* _INSTRUCTIONS FOR THE TASK_
Within the entries below, find each line containing the word "respondents" and copy it.

* _DATA_
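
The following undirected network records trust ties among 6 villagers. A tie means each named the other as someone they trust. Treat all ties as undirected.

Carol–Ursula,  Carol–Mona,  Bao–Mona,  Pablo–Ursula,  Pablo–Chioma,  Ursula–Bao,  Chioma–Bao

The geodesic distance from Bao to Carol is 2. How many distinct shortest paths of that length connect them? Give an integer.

2

The shortest distance is 2. The length-2 paths are: Bao–Mona–Carol; Bao–Ursula–Carol.
That gives 2 distinct shortest paths.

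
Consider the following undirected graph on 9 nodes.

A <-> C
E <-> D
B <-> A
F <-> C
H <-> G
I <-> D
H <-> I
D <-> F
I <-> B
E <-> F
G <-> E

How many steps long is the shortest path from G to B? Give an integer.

3

One shortest route is G – H – I – B, which uses 3 edges, and at distance 2 from G we only reach {D, F, I}, which does not include B. So d(G,B) = 3.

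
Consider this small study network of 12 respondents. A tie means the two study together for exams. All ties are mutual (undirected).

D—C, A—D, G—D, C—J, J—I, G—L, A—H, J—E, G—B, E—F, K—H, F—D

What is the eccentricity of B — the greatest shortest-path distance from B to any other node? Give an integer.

5

Distances from B: A:3, C:3, D:2, E:4, F:3, G:1, H:4, I:5, J:4, K:5, L:2.
The largest is 5 (to K and I), so the eccentricity of B is 5.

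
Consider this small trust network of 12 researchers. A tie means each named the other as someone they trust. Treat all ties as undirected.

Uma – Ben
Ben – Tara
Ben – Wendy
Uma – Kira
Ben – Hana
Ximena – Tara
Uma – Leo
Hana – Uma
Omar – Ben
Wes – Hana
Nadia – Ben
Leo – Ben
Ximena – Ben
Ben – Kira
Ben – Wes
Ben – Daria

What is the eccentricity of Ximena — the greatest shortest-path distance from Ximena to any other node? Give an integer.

2

Distances from Ximena: Ben:1, Daria:2, Hana:2, Kira:2, Leo:2, Nadia:2, Omar:2, Tara:1, Uma:2, Wendy:2, Wes:2.
The largest is 2 (to Omar, Wes, Kira, Uma, Nadia, Wendy, Hana, Daria, and Leo), so the eccentricity of Ximena is 2.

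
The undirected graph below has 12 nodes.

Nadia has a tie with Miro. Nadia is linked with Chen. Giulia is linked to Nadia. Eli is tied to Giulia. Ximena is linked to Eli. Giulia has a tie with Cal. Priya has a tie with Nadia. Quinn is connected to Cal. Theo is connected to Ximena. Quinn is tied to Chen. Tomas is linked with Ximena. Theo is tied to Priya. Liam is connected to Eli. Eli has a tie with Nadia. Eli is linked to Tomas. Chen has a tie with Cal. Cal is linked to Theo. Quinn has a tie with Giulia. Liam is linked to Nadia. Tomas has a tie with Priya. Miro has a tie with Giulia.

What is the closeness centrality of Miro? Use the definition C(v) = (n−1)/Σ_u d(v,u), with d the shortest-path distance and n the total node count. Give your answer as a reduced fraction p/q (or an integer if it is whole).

11/23

Distances from Miro: Cal:2, Chen:2, Eli:2, Giulia:1, Liam:2, Nadia:1, Priya:2, Quinn:2, Theo:3, Tomas:3, Ximena:3. Sum = 23.
n = 12, so closeness = 11/23.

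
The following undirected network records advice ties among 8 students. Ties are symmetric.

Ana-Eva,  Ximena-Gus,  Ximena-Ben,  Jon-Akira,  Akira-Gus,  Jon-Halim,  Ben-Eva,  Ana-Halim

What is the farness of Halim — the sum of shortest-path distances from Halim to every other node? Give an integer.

Distances from Halim: Akira:2, Ana:1, Ben:3, Eva:2, Gus:3, Jon:1, Ximena:4.
Sum = 2 + 1 + 3 + 2 + 3 + 1 + 4 = 16.

16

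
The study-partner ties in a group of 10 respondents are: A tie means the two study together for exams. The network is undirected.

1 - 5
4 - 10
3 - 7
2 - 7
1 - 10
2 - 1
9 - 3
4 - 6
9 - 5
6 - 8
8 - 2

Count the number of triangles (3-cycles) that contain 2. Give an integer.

2's neighbors are 1, 7, and 8, but none of them are tied to each other, so no triangle contains 2.

0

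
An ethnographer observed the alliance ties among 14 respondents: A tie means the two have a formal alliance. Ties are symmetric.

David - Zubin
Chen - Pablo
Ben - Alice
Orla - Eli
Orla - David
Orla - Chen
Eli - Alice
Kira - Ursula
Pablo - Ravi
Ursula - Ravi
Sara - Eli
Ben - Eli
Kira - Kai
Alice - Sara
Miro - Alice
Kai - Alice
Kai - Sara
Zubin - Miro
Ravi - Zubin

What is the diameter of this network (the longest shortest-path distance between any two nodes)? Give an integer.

Eccentricity of each node (its greatest distance to any other): Alice:4, Ben:4, Chen:4, David:4, Eli:4, Kai:4, Kira:4, Miro:4, Orla:4, Pablo:4, Ravi:4, Sara:4, Ursula:4, Zubin:3.
The maximum eccentricity is 4, realized for instance by the pair Ursula–Eli via Ursula – Kira – Kai – Sara – Eli. So the diameter is 4.

4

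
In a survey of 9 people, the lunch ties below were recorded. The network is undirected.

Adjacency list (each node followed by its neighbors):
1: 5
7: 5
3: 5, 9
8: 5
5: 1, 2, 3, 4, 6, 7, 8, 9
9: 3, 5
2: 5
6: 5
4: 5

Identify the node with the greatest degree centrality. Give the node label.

Degrees — 1:1, 2:1, 3:2, 4:1, 5:8, 6:1, 7:1, 8:1, 9:2.
The maximum is 8, attained only by 5.

5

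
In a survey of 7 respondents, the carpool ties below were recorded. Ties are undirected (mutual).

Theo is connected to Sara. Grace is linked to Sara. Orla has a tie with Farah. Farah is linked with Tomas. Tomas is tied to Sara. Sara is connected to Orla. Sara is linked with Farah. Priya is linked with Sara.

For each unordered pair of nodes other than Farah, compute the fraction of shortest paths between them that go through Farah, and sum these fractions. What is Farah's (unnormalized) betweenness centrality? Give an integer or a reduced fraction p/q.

Pairs whose geodesics pass through Farah — Orla–Tomas: 1/2.
All other pairs contribute 0.
Summing the contributions gives betweenness(Farah) = 1/2.

1/2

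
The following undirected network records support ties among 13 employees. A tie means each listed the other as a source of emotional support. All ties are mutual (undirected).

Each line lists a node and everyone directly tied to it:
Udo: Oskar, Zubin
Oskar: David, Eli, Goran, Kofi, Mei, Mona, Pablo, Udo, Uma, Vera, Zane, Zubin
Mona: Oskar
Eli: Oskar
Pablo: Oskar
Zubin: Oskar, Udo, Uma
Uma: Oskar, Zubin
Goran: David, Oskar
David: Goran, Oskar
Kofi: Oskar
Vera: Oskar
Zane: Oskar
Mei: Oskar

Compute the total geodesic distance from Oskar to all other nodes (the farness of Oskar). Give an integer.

Distances from Oskar: David:1, Eli:1, Goran:1, Kofi:1, Mei:1, Mona:1, Pablo:1, Udo:1, Uma:1, Vera:1, Zane:1, Zubin:1.
Sum = 1 + 1 + 1 + 1 + 1 + 1 + 1 + 1 + 1 + 1 + 1 + 1 = 12.

12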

* _THE ANSWER_
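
Consider this small study network of 12 respondents. A tie means the two study together for exams. All ties are mutual (undirected).
The study-partner ties in a group of 10 respondents are: A tie means the two study together for exams. The network is undirected.
An ethnographer observed the alliance ties among 14 respondents: A tie means the two have a formal alliance. Ties are symmetric.
In a survey of 7 respondents, the carpool ties below were recorded. Ties are undirected (mutual).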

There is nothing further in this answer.